Source data:
########################################
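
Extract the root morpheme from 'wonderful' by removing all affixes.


Remove suffix '-ful' from 'wonderful' to get root 'wonder'.

wonder


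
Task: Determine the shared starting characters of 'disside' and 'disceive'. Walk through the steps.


Compare from the start: 3 characters match: 'dis'. Mismatch at position 4: 's' vs 'c'.

dis


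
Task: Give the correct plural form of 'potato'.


Apply rule: Add -es (consonant + o). 'potato' becomes 'potatoes'.

potatoes


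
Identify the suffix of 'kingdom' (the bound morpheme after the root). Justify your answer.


The word 'kingdom' = 'king' (root) + '-dom' (suffix). The suffix is '-dom'.

dom


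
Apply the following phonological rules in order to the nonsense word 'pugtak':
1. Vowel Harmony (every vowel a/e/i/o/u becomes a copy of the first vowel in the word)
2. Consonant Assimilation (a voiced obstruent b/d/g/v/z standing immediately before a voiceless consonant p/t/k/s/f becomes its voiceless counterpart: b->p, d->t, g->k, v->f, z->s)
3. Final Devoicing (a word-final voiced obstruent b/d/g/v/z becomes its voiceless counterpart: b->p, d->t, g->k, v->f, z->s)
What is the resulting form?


Starting form: 'pugtak'
Rule 1: Vowel Harmony: all vowels become 'u' (matching first vowel). 'pugtak' -> 'pugtuk'
Rule 2: Consonant Assimilation: voiced obstruent before voiceless consonant becomes voiceless ('gt' -> 'kt'). 'pugtuk' -> 'puktuk'
Rule 3: Final Devoicing: final consonant 'k' is not one of the voiced obstruents b/d/g/v/z. No change.
Final form: 'puktuk'

puktuk


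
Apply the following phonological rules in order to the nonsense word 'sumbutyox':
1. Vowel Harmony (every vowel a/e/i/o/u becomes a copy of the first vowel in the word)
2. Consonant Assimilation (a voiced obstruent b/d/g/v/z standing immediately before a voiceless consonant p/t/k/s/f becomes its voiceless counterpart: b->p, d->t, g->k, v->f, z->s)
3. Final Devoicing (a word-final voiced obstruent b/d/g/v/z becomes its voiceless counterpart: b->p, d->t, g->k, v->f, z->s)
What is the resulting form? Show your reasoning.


Starting form: 'sumbutyox'
Rule 1: Vowel Harmony: all vowels become 'u' (matching first vowel). 'sumbutyox' -> 'sumbutyux'
Rule 2: Consonant Assimilation: no voiced obstruent (b/d/g/v/z) stands immediately before a voiceless consonant (p/t/k/s/f). No change.
Rule 3: Final Devoicing: final consonant 'x' is not one of the voiced obstruents b/d/g/v/z. No change.
Final form: 'sumbutyux'

sumbutyux


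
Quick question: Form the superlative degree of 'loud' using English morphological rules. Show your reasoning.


Apply superlative formation (add -est): 'loud' -> 'loudest'.

loudest


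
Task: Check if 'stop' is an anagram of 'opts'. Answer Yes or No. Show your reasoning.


Sorted letters of 'stop': 'opst'
Sorted letters of 'opts': 'opst'
They match.

Yes


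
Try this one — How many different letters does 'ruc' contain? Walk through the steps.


Unique letters in 'ruc': {c, r, u} = 3 distinct letters.

3


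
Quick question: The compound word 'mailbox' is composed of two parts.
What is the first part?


Split 'mailbox' into 'mail' + 'box'. The first part is 'mail'.

mail


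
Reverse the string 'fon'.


Reverse 'fon' character by character: 'nof'.

nof


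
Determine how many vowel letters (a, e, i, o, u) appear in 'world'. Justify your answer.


Vowels in 'world': o = 1 vowels.

1


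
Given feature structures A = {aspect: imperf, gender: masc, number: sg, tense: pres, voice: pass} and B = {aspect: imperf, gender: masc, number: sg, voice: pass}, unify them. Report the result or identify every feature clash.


Compare features:
aspect: A=imperf vs B=imperf -> unified: imperf
gender: A=masc vs B=masc -> unified: masc
number: A=sg vs B=sg -> unified: sg
tense: A=pres vs B=_ -> unified: pres
voice: A=pass vs B=pass -> unified: pass
No clashes found.

Unified: {aspect: imperf, gender: masc, number: sg, tense: pres, voice: pass}


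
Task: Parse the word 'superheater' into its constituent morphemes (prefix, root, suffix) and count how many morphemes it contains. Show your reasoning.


Step 1: Identify prefix: 'super' (meaning: above)
Step 2: Identify root: 'heat'
Step 3: Identify suffix(es): 'er'
Decomposition: super- (prefix: above) + heat (root) + -er (suffix: one who)
Total morphemes: 3

3 morphemes (super- (prefix: above) + heat (root) + -er (suffix: one who))


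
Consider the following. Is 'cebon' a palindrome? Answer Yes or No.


Forward: 'cebon'
Reversed: 'nobec'
They differ.

No


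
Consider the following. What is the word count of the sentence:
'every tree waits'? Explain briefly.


Split into words: every | tree | waits = 3 words.

3


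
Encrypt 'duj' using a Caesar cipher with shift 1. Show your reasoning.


Shift each letter by 1: d -> e, u -> v, j -> k. Result: 'evk'.

evk


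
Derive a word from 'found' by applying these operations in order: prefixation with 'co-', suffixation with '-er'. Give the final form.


Step 1: Add prefix 'co-' to 'found' = 'cofound'
Step 2: Add suffix '-er' to 'cofound' = 'cofounder'

cofounder


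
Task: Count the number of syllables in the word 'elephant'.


Break 'elephant' into syllables: el-e-phant -> el | e | phant = 3 syllables

3 syllables


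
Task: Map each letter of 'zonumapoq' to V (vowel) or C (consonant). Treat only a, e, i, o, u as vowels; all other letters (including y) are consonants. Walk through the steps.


Letter mapping: z = C, o = V, n = C, u = V, m = C, a = V, p = C, o = V, q = C.

CVCVCVCVC


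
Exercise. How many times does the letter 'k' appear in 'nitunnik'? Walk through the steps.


Letter 'k' in 'nitunnik': found at position(s) 8 = 1 occurrence(s).

1


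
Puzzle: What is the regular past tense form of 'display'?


Apply rule: Add -ed. 'display' becomes 'displayed'.

displayed


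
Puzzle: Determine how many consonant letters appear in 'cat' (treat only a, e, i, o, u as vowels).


Consonants in 'cat': c, t = 2 consonants.

2


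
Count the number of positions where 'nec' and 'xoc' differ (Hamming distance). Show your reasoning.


Alignment:
Position 1: 'n' vs 'x' = DIFFER
Position 2: 'e' vs 'o' = DIFFER
Position 3: 'c' vs 'c' = match
Total differences: 2

2


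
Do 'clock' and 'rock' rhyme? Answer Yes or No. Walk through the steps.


Rime (stressed vowel + following sounds) of 'clock': -ock = /ɒk/
Rime of 'rock': -ock = /ɒk/
/ɒk/ and /ɒk/ are the same ending sound, so the words rhyme.

Yes


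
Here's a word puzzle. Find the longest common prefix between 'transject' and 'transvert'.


Compare from the start: 5 characters match: 'trans'. Mismatch at position 6: 'j' vs 'v'.

trans


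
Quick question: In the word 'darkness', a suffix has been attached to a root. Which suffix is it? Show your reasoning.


The word 'darkness' = 'dark' (root) + '-ness' (suffix). The suffix is '-ness'.

ness


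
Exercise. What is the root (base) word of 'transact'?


Remove prefix 'trans' from 'transact' to get root 'act'.

act


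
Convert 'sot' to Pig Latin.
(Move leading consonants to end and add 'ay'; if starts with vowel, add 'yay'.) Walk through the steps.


'sot': move consonant cluster 's' to end and add 'ay': 'otsay'.

otsay


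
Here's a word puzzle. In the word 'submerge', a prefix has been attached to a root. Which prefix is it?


The word 'submerge' = 'sub' (prefix) + 'merge' (root). The prefix is 'sub'.

sub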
########################################
## What you are asked to do
Wherever the word "nonsense" turns up in the records, copy out the line it is on.

## Solution to the problem
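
Apply the following phonological rules in order to the nonsense word 'pugtak':
Apply the following phonological rules in order to the nonsense word 'sumbutyox':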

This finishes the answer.